[Extracted information Boundary: Start]

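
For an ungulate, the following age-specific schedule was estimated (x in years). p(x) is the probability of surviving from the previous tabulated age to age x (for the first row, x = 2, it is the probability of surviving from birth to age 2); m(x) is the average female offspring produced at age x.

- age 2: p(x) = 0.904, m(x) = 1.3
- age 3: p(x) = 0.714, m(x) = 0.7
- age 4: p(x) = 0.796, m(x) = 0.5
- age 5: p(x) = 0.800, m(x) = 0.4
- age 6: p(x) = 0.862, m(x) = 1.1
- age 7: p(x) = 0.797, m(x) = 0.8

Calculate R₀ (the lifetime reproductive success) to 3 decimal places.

2.664

Survivorship from birth: l_x = p_2·p_3·…·p_x.
  l_2 = 0.90400
  l_3 = 0.64546
  l_4 = 0.51378
  l_5 = 0.41103
  l_6 = 0.35430
  l_7 = 0.28238
R₀ = Σ l_x m(x):
  age 2: 0.90400 × 1.3 = 1.1752
  age 3: 0.64546 × 0.7 = 0.4518
  age 4: 0.51378 × 0.5 = 0.2569
  age 5: 0.41103 × 0.4 = 0.1644
  age 6: 0.35430 × 1.1 = 0.3897
  age 7: 0.28238 × 0.8 = 0.2259
R₀ = 1.1752 + 0.4518 + 0.2569 + 0.1644 + 0.3897 + 0.2259 = 2.6640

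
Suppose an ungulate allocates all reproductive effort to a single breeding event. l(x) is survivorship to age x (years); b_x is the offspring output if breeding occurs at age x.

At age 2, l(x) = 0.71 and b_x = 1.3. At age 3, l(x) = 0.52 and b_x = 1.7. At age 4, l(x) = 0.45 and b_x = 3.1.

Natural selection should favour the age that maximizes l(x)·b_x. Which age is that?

4

Expected offspring if breeding at age x = l(x) × b_x:
  age 2: 0.71 × 1.3 = 0.923
  age 3: 0.52 × 1.7 = 0.884
  age 4: 0.45 × 3.1 = 1.395
Maximum at age 4 (1.395).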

[Extracted information Boundary: End]

▸ **Work to be completed**: Print the data in full. Match it exactly.

▸ **Written response**:
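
For an ungulate, the following age-specific schedule was estimated (x in years). p(x) is the probability of surviving from the previous tabulated age to age x (for the first row, x = 2, it is the probability of surviving from birth to age 2); m(x) is the average female offspring produced at age x.

- age 2: p(x) = 0.904, m(x) = 1.3
- age 3: p(x) = 0.714, m(x) = 0.7
- age 4: p(x) = 0.796, m(x) = 0.5
- age 5: p(x) = 0.800, m(x) = 0.4
- age 6: p(x) = 0.862, m(x) = 1.1
- age 7: p(x) = 0.797, m(x) = 0.8

Calculate R₀ (the lifetime reproductive success) to 3 decimal places.

2.664

Survivorship from birth: l_x = p_2·p_3·…·p_x.
  l_2 = 0.90400
  l_3 = 0.64546
  l_4 = 0.51378
  l_5 = 0.41103
  l_6 = 0.35430
  l_7 = 0.28238
R₀ = Σ l_x m(x):
  age 2: 0.90400 × 1.3 = 1.1752
  age 3: 0.64546 × 0.7 = 0.4518
  age 4: 0.51378 × 0.5 = 0.2569
  age 5: 0.41103 × 0.4 = 0.1644
  age 6: 0.35430 × 1.1 = 0.3897
  age 7: 0.28238 × 0.8 = 0.2259
R₀ = 1.1752 + 0.4518 + 0.2569 + 0.1644 + 0.3897 + 0.2259 = 2.6640

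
Suppose an ungulate allocates all reproductive effort to a single breeding event. l(x) is survivorship to age x (years); b_x is the offspring output if breeding occurs at age x.

At age 2, l(x) = 0.71 and b_x = 1.3. At age 3, l(x) = 0.52 and b_x = 1.7. At age 4, l(x) = 0.45 and b_x = 3.1.

Natural selection should favour the age that maximizes l(x)·b_x. Which age is that?

4

Expected offspring if breeding at age x = l(x) × b_x:
  age 2: 0.71 × 1.3 = 0.923
  age 3: 0.52 × 1.7 = 0.884
  age 4: 0.45 × 3.1 = 1.395
Maximum at age 4 (1.395).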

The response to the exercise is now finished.